START LISTED ENTRIES

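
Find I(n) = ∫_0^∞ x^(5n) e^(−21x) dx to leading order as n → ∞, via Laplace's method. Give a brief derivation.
I(n) ~ (sqrt(2π·5n) / 21) · (5n/(21e))^(5n)

Write the integrand as exp(5n ln x − 21x) and set f(x) = 5n ln x − 21x. Then f'(x) = 5n/x − 21 = 0 at x* = 5n/21, and f''(x*) = −5n/x*^2 = −21^2/(5n). Laplace's method (interior maximum) gives
  I(n) ~ e^(f(x*)) · sqrt(2π / |f''(x*)|)
        = exp(5n ln(5n/21) − 5n) · sqrt(2π · 5n / 21^2)
        = (5n/21)^(5n) e^(−5n) · sqrt(2π·5n) / 21
        = (sqrt(2π·5n) / 21) · (5n/(21e))^(5n).
This matches Γ(5n+1)/21^(5n+1) with Stirling applied to Γ.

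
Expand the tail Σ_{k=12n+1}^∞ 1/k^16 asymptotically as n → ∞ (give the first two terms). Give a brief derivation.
Σ_{k>12n} 1/k^16 = 1/(15 · (12n)^15) − 1/(2 · (12n)^16) + O(1/(12n)^17)

Compare to the integral: ∫_{12n}^∞ x^(−16) dx = [−x^(−15)/15]_{12n}^∞ = 1/((16−1)·(12n)^15). The Euler-Maclaurin correction adds −f(12n)/2 = −1/(2·(12n)^16). Euler-Maclaurin then gives
  Σ_{k>12n} 1/k^16 = ∫_{12n}^∞ dx/x^16 − 1/(2·(12n)^16) + O(1/(12n)^17).
(Equivalently this is ζ(16) − Σ_{k≤12n} 1/k^16.)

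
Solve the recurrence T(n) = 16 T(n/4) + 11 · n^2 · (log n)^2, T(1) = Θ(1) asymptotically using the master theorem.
T(n) = Θ(n^2 · (log n)^3)

Here log_4 16 = 2 and f(n) = 11 · n^2 · (log n)^2 = Θ(n^(log_4 16) · (log n)^2). This is the extended Case 2 of the master theorem (f matches the critical exponent up to log factors), giving T(n) = Θ(n^(log_4 16) · (log n)^(2+1)) = Θ(n^2 · (log n)^3).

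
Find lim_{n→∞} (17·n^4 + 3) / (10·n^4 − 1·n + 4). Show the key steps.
lim = 17/10

For large n the leading n^4 terms dominate both numerator and denominator. Dividing top and bottom by n^4, every other term tends to 0, leaving 17/10.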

END LISTED ENTRIES

> [PROBLEM DESCRIPTION] Please reproduce the records above in their entirety, exactly as given.

> [RESPONSE BELOW]
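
Find I(n) = ∫_0^∞ x^(5n) e^(−21x) dx to leading order as n → ∞, via Laplace's method. Give a brief derivation.
I(n) ~ (sqrt(2π·5n) / 21) · (5n/(21e))^(5n)

Write the integrand as exp(5n ln x − 21x) and set f(x) = 5n ln x − 21x. Then f'(x) = 5n/x − 21 = 0 at x* = 5n/21, and f''(x*) = −5n/x*^2 = −21^2/(5n). Laplace's method (interior maximum) gives
  I(n) ~ e^(f(x*)) · sqrt(2π / |f''(x*)|)
        = exp(5n ln(5n/21) − 5n) · sqrt(2π · 5n / 21^2)
        = (5n/21)^(5n) e^(−5n) · sqrt(2π·5n) / 21
        = (sqrt(2π·5n) / 21) · (5n/(21e))^(5n).
This matches Γ(5n+1)/21^(5n+1) with Stirling applied to Γ.

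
Expand the tail Σ_{k=12n+1}^∞ 1/k^16 asymptotically as n → ∞ (give the first two terms). Give a brief derivation.
Σ_{k>12n} 1/k^16 = 1/(15 · (12n)^15) − 1/(2 · (12n)^16) + O(1/(12n)^17)

Compare to the integral: ∫_{12n}^∞ x^(−16) dx = [−x^(−15)/15]_{12n}^∞ = 1/((16−1)·(12n)^15). The Euler-Maclaurin correction adds −f(12n)/2 = −1/(2·(12n)^16). Euler-Maclaurin then gives
  Σ_{k>12n} 1/k^16 = ∫_{12n}^∞ dx/x^16 − 1/(2·(12n)^16) + O(1/(12n)^17).
(Equivalently this is ζ(16) − Σ_{k≤12n} 1/k^16.)

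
Solve the recurrence T(n) = 16 T(n/4) + 11 · n^2 · (log n)^2, T(1) = Θ(1) asymptotically using the master theorem.
T(n) = Θ(n^2 · (log n)^3)

Here log_4 16 = 2 and f(n) = 11 · n^2 · (log n)^2 = Θ(n^(log_4 16) · (log n)^2). This is the extended Case 2 of the master theorem (f matches the critical exponent up to log factors), giving T(n) = Θ(n^(log_4 16) · (log n)^(2+1)) = Θ(n^2 · (log n)^3).

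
Find lim_{n→∞} (17·n^4 + 3) / (10·n^4 − 1·n + 4). Show the key steps.
lim = 17/10

For large n the leading n^4 terms dominate both numerator and denominator. Dividing top and bottom by n^4, every other term tends to 0, leaving 17/10.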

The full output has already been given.